» WHAT IS NEEDED:
Retype the records exactly.

== MATERIAL FOR THIS TASK

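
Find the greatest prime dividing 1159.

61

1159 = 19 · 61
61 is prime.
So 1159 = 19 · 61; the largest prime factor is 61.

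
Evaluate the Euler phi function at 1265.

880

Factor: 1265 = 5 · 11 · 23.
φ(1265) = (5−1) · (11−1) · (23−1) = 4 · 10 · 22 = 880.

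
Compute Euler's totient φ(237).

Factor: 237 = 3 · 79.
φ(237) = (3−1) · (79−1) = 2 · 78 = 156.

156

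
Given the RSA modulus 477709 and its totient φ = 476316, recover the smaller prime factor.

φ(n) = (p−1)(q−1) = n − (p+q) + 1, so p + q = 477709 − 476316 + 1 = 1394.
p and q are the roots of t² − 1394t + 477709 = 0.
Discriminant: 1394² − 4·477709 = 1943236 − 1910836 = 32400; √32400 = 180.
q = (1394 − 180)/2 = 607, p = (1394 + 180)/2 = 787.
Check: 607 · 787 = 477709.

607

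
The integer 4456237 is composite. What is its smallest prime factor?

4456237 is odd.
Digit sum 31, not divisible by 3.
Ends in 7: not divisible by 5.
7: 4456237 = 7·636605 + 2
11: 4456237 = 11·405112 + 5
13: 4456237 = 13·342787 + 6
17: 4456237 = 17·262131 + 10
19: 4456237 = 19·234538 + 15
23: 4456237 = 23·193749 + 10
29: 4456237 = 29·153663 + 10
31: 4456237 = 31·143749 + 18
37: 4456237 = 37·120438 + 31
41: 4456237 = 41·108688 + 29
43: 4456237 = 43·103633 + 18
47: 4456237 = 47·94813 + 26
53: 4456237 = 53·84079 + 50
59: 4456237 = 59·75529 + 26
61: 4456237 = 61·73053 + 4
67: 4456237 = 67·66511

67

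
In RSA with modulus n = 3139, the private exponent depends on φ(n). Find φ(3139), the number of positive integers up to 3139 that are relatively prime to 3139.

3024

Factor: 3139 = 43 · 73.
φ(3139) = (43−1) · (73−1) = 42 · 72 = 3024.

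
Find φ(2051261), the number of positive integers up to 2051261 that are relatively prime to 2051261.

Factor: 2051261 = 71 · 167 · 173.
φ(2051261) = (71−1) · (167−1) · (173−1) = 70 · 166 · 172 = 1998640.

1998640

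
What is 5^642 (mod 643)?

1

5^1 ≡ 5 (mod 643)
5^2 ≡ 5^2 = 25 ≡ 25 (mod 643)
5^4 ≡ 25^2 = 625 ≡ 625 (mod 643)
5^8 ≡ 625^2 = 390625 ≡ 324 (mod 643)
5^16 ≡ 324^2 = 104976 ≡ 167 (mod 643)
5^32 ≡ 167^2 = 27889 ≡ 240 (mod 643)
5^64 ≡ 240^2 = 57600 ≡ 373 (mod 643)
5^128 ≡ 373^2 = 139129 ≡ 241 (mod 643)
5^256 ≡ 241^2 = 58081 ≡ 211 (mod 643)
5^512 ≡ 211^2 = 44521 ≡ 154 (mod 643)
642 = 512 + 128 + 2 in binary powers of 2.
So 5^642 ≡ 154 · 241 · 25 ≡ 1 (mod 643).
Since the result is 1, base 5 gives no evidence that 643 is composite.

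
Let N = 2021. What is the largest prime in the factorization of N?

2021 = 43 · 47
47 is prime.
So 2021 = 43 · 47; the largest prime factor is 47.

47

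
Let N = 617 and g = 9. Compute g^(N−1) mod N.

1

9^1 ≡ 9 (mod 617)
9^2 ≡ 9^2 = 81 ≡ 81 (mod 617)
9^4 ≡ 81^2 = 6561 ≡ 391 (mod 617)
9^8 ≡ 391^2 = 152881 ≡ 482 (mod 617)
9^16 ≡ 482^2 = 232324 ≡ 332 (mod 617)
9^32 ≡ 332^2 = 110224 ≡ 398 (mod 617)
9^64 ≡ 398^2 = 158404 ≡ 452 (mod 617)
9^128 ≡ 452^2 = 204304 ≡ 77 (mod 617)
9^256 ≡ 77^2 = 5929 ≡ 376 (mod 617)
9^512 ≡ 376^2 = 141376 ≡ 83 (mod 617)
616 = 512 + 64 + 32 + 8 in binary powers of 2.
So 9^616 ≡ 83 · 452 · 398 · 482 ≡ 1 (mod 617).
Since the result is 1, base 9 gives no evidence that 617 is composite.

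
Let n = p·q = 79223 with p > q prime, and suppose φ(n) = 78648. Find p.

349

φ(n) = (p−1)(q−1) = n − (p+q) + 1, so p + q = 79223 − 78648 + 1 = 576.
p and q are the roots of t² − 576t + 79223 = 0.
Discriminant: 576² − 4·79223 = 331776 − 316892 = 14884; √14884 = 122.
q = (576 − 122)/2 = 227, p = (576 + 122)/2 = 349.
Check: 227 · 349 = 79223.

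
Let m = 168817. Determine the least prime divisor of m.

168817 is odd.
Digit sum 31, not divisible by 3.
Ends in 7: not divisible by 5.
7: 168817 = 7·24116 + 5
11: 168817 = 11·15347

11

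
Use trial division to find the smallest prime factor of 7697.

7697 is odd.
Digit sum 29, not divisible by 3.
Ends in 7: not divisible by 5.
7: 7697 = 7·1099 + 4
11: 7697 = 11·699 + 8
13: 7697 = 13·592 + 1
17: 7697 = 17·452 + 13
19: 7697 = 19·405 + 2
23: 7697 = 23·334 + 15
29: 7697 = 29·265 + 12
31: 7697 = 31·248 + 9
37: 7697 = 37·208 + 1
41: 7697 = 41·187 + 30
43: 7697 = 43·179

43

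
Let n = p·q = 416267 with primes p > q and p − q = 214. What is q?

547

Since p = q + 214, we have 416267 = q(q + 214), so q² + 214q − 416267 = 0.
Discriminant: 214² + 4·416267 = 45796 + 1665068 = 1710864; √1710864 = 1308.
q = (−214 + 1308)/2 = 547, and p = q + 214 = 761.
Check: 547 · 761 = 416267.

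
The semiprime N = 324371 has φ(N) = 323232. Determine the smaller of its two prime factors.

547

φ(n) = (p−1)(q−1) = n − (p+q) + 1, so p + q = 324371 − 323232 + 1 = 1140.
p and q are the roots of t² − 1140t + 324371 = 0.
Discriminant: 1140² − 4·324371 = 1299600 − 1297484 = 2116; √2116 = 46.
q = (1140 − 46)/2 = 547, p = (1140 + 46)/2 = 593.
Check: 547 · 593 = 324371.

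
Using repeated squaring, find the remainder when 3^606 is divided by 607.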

====

» PROBLEM SOLUTION:
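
Find the greatest prime dividing 1159.

61

1159 = 19 · 61
61 is prime.
So 1159 = 19 · 61; the largest prime factor is 61.

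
Evaluate the Euler phi function at 1265.

880

Factor: 1265 = 5 · 11 · 23.
φ(1265) = (5−1) · (11−1) · (23−1) = 4 · 10 · 22 = 880.

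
Compute Euler's totient φ(237).

Factor: 237 = 3 · 79.
φ(237) = (3−1) · (79−1) = 2 · 78 = 156.

156

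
Given the RSA modulus 477709 and its totient φ = 476316, recover the smaller prime factor.

φ(n) = (p−1)(q−1) = n − (p+q) + 1, so p + q = 477709 − 476316 + 1 = 1394.
p and q are the roots of t² − 1394t + 477709 = 0.
Discriminant: 1394² − 4·477709 = 1943236 − 1910836 = 32400; √32400 = 180.
q = (1394 − 180)/2 = 607, p = (1394 + 180)/2 = 787.
Check: 607 · 787 = 477709.

607

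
The integer 4456237 is composite. What is its smallest prime factor?

4456237 is odd.
Digit sum 31, not divisible by 3.
Ends in 7: not divisible by 5.
7: 4456237 = 7·636605 + 2
11: 4456237 = 11·405112 + 5
13: 4456237 = 13·342787 + 6
17: 4456237 = 17·262131 + 10
19: 4456237 = 19·234538 + 15
23: 4456237 = 23·193749 + 10
29: 4456237 = 29·153663 + 10
31: 4456237 = 31·143749 + 18
37: 4456237 = 37·120438 + 31
41: 4456237 = 41·108688 + 29
43: 4456237 = 43·103633 + 18
47: 4456237 = 47·94813 + 26
53: 4456237 = 53·84079 + 50
59: 4456237 = 59·75529 + 26
61: 4456237 = 61·73053 + 4
67: 4456237 = 67·66511

67

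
In RSA with modulus n = 3139, the private exponent depends on φ(n). Find φ(3139), the number of positive integers up to 3139 that are relatively prime to 3139.

3024

Factor: 3139 = 43 · 73.
φ(3139) = (43−1) · (73−1) = 42 · 72 = 3024.

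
Find φ(2051261), the number of positive integers up to 2051261 that are relatively prime to 2051261.

Factor: 2051261 = 71 · 167 · 173.
φ(2051261) = (71−1) · (167−1) · (173−1) = 70 · 166 · 172 = 1998640.

1998640

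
What is 5^642 (mod 643)?

1

5^1 ≡ 5 (mod 643)
5^2 ≡ 5^2 = 25 ≡ 25 (mod 643)
5^4 ≡ 25^2 = 625 ≡ 625 (mod 643)
5^8 ≡ 625^2 = 390625 ≡ 324 (mod 643)
5^16 ≡ 324^2 = 104976 ≡ 167 (mod 643)
5^32 ≡ 167^2 = 27889 ≡ 240 (mod 643)
5^64 ≡ 240^2 = 57600 ≡ 373 (mod 643)
5^128 ≡ 373^2 = 139129 ≡ 241 (mod 643)
5^256 ≡ 241^2 = 58081 ≡ 211 (mod 643)
5^512 ≡ 211^2 = 44521 ≡ 154 (mod 643)
642 = 512 + 128 + 2 in binary powers of 2.
So 5^642 ≡ 154 · 241 · 25 ≡ 1 (mod 643).
Since the result is 1, base 5 gives no evidence that 643 is composite.

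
Let N = 2021. What is the largest prime in the factorization of N?

2021 = 43 · 47
47 is prime.
So 2021 = 43 · 47; the largest prime factor is 47.

47

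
Let N = 617 and g = 9. Compute g^(N−1) mod N.

1

9^1 ≡ 9 (mod 617)
9^2 ≡ 9^2 = 81 ≡ 81 (mod 617)
9^4 ≡ 81^2 = 6561 ≡ 391 (mod 617)
9^8 ≡ 391^2 = 152881 ≡ 482 (mod 617)
9^16 ≡ 482^2 = 232324 ≡ 332 (mod 617)
9^32 ≡ 332^2 = 110224 ≡ 398 (mod 617)
9^64 ≡ 398^2 = 158404 ≡ 452 (mod 617)
9^128 ≡ 452^2 = 204304 ≡ 77 (mod 617)
9^256 ≡ 77^2 = 5929 ≡ 376 (mod 617)
9^512 ≡ 376^2 = 141376 ≡ 83 (mod 617)
616 = 512 + 64 + 32 + 8 in binary powers of 2.
So 9^616 ≡ 83 · 452 · 398 · 482 ≡ 1 (mod 617).
Since the result is 1, base 9 gives no evidence that 617 is composite.

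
Let n = p·q = 79223 with p > q prime, and suppose φ(n) = 78648. Find p.

349

φ(n) = (p−1)(q−1) = n − (p+q) + 1, so p + q = 79223 − 78648 + 1 = 576.
p and q are the roots of t² − 576t + 79223 = 0.
Discriminant: 576² − 4·79223 = 331776 − 316892 = 14884; √14884 = 122.
q = (576 − 122)/2 = 227, p = (576 + 122)/2 = 349.
Check: 227 · 349 = 79223.

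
Let m = 168817. Determine the least prime divisor of m.

168817 is odd.
Digit sum 31, not divisible by 3.
Ends in 7: not divisible by 5.
7: 168817 = 7·24116 + 5
11: 168817 = 11·15347

11

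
Use trial division to find the smallest prime factor of 7697.

7697 is odd.
Digit sum 29, not divisible by 3.
Ends in 7: not divisible by 5.
7: 7697 = 7·1099 + 4
11: 7697 = 11·699 + 8
13: 7697 = 13·592 + 1
17: 7697 = 17·452 + 13
19: 7697 = 19·405 + 2
23: 7697 = 23·334 + 15
29: 7697 = 29·265 + 12
31: 7697 = 31·248 + 9
37: 7697 = 37·208 + 1
41: 7697 = 41·187 + 30
43: 7697 = 43·179

43

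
Let n = p·q = 416267 with primes p > q and p − q = 214. What is q?

547

Since p = q + 214, we have 416267 = q(q + 214), so q² + 214q − 416267 = 0.
Discriminant: 214² + 4·416267 = 45796 + 1665068 = 1710864; √1710864 = 1308.
q = (−214 + 1308)/2 = 547, and p = q + 214 = 761.
Check: 547 · 761 = 416267.

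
The semiprime N = 324371 has φ(N) = 323232. Determine the smaller of its two prime factors.

547

φ(n) = (p−1)(q−1) = n − (p+q) + 1, so p + q = 324371 − 323232 + 1 = 1140.
p and q are the roots of t² − 1140t + 324371 = 0.
Discriminant: 1140² − 4·324371 = 1299600 − 1297484 = 2116; √2116 = 46.
q = (1140 − 46)/2 = 547, p = (1140 + 46)/2 = 593.
Check: 547 · 593 = 324371.

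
Using repeated squaring, find the remainder when 3^606 is divided by 607.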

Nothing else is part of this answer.